Find and copy each line of the records where the string "stacked" shows up.

========

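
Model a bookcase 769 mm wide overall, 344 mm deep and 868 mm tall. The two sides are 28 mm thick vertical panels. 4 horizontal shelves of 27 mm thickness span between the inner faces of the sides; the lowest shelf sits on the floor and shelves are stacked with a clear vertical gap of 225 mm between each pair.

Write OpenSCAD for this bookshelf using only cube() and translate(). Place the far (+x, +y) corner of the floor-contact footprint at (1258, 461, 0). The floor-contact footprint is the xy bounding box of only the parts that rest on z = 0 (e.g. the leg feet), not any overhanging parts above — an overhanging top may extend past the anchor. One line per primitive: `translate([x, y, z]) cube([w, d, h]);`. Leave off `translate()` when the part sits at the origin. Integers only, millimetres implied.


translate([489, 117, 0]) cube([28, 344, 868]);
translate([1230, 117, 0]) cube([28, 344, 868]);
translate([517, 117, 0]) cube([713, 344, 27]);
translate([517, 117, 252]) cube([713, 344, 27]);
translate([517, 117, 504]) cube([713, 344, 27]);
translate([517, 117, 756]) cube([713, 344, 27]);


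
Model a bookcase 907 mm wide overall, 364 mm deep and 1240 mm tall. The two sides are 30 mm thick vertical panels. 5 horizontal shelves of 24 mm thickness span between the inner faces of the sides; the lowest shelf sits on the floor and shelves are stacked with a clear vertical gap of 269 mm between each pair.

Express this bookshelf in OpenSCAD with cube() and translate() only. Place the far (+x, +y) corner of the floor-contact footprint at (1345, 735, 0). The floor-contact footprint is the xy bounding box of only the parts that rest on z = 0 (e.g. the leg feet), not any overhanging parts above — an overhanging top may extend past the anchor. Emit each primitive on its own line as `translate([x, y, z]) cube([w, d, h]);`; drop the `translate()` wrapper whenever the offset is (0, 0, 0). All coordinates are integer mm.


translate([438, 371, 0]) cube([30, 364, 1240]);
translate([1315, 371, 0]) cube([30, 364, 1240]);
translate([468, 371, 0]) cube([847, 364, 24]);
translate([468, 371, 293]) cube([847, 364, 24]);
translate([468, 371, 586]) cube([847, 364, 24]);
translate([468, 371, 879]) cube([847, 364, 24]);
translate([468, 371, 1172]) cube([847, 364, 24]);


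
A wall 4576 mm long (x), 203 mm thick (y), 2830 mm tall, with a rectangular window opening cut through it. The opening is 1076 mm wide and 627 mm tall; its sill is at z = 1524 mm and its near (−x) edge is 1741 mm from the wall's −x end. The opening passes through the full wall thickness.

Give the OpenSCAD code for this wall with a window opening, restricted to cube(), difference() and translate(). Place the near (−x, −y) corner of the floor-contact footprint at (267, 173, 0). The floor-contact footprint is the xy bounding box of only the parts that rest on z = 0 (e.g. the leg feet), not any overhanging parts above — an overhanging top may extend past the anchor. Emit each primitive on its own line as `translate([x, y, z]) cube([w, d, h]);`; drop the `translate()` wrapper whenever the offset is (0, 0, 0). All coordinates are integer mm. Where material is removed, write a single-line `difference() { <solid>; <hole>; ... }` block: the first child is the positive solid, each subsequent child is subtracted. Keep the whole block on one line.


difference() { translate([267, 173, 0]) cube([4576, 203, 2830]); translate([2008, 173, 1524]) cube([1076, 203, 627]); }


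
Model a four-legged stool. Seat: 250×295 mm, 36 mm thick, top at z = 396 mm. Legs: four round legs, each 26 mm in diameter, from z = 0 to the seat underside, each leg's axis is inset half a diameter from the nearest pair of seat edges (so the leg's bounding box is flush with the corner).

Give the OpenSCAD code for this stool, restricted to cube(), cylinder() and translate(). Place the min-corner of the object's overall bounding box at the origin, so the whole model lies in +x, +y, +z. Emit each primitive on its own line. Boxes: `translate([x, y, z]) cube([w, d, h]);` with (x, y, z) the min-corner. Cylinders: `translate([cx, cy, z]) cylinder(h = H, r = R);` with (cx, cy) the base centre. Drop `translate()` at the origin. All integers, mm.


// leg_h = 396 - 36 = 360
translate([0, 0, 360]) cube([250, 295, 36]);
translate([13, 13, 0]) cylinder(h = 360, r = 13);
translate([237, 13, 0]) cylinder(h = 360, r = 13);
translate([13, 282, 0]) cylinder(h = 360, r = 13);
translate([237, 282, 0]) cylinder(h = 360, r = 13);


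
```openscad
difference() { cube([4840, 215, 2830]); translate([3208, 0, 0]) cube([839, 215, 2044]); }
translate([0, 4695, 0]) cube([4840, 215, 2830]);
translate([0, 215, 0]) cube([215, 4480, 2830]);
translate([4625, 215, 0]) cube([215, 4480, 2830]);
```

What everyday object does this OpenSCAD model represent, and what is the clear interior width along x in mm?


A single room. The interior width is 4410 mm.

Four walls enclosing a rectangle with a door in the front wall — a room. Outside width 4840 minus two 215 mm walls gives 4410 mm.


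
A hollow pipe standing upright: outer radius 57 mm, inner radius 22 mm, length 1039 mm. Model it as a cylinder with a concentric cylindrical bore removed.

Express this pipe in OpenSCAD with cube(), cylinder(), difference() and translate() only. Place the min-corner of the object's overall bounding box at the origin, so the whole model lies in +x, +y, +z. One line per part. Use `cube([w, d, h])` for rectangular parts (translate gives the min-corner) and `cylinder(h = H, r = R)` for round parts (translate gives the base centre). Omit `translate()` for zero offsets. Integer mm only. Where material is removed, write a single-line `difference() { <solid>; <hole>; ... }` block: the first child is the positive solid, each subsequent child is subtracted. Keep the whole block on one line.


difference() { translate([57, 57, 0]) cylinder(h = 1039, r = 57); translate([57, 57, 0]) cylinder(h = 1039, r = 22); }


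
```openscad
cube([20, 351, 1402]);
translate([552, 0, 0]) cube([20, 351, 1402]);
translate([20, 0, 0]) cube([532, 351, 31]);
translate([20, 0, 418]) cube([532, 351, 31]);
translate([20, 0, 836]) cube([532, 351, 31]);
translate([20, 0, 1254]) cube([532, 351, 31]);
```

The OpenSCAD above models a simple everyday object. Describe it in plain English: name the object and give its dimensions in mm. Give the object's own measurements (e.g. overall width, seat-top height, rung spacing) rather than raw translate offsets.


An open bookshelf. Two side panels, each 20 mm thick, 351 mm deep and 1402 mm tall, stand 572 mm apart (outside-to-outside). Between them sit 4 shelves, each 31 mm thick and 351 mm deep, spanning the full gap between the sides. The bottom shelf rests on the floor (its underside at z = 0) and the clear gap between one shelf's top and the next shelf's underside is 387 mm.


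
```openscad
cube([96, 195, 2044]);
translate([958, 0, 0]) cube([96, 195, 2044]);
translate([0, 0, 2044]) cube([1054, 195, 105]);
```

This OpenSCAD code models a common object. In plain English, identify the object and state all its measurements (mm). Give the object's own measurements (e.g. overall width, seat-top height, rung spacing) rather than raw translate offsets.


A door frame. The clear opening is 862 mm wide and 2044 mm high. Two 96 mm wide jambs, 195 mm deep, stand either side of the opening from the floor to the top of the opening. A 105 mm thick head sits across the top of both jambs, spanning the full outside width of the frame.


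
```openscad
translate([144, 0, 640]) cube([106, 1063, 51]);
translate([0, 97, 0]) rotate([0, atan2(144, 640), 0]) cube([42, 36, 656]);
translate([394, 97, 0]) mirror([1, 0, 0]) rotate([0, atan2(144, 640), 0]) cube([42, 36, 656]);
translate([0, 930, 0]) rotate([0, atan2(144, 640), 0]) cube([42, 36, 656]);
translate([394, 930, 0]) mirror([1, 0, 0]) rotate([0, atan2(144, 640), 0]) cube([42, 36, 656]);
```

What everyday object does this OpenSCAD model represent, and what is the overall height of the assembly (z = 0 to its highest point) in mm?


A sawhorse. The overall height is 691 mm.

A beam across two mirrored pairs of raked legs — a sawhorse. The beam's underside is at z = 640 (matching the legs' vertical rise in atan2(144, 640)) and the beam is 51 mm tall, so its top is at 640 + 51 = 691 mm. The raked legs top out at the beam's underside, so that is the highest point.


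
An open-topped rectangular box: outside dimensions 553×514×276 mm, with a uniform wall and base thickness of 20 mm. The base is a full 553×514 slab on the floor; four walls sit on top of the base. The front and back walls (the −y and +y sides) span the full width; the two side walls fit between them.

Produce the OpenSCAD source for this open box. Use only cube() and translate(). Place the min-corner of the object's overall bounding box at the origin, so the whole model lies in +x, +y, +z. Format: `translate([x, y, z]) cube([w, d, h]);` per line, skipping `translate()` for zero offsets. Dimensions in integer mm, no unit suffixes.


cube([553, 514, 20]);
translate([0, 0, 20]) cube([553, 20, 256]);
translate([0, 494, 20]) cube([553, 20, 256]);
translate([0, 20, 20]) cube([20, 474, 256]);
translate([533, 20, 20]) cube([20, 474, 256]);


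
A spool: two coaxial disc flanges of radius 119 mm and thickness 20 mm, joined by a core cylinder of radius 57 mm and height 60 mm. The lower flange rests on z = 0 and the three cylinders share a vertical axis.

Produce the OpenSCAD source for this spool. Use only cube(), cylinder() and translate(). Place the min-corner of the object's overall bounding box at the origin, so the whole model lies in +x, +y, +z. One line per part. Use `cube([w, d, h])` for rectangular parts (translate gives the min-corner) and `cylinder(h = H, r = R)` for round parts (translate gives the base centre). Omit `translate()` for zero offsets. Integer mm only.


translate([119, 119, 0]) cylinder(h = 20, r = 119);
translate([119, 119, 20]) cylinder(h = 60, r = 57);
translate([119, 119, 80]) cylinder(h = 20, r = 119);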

========

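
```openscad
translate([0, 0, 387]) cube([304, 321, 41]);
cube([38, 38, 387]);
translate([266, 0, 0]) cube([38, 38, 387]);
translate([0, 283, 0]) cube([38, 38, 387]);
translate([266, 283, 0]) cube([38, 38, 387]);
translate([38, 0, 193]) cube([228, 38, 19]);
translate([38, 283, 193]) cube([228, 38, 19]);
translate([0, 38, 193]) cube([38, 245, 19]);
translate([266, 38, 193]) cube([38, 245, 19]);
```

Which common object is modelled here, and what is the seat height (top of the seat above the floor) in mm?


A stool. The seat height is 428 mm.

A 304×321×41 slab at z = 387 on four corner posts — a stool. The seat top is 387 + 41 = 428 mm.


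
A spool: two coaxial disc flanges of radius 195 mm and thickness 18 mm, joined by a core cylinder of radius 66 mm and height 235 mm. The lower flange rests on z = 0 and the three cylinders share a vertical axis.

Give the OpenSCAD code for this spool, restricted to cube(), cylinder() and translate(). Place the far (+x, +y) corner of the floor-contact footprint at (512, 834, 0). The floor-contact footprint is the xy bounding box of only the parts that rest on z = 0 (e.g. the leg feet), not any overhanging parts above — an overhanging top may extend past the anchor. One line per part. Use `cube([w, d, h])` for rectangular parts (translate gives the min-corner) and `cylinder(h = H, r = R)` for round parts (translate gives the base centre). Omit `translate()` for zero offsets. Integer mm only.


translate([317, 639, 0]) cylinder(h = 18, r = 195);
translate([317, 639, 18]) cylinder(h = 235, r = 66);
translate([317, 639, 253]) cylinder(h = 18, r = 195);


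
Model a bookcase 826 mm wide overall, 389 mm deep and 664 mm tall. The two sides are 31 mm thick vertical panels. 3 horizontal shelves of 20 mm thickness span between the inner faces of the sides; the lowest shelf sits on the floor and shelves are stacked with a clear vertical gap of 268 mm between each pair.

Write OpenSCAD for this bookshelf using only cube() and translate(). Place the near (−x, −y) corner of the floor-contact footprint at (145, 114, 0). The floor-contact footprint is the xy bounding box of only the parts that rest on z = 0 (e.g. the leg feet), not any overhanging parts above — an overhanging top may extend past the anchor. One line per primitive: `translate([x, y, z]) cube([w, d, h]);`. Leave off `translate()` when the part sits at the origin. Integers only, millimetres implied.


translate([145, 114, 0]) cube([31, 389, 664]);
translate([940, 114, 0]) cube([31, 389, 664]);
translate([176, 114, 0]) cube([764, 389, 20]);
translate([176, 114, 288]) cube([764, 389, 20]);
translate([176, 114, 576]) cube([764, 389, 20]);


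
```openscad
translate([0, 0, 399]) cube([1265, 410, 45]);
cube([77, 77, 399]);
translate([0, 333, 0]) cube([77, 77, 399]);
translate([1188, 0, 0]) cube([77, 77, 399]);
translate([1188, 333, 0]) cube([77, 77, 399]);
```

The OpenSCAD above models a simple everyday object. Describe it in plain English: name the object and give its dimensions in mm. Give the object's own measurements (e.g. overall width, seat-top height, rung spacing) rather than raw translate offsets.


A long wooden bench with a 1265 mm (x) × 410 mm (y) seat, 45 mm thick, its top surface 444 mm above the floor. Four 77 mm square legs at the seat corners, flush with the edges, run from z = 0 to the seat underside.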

========

EXPECTED ANSWER:
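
Model a bookcase 769 mm wide overall, 344 mm deep and 868 mm tall. The two sides are 28 mm thick vertical panels. 4 horizontal shelves of 27 mm thickness span between the inner faces of the sides; the lowest shelf sits on the floor and shelves are stacked with a clear vertical gap of 225 mm between each pair.
Model a bookcase 907 mm wide overall, 364 mm deep and 1240 mm tall. The two sides are 30 mm thick vertical panels. 5 horizontal shelves of 24 mm thickness span between the inner faces of the sides; the lowest shelf sits on the floor and shelves are stacked with a clear vertical gap of 269 mm between each pair.
Model a bookcase 826 mm wide overall, 389 mm deep and 664 mm tall. The two sides are 31 mm thick vertical panels. 3 horizontal shelves of 20 mm thickness span between the inner faces of the sides; the lowest shelf sits on the floor and shelves are stacked with a clear vertical gap of 268 mm between each pair.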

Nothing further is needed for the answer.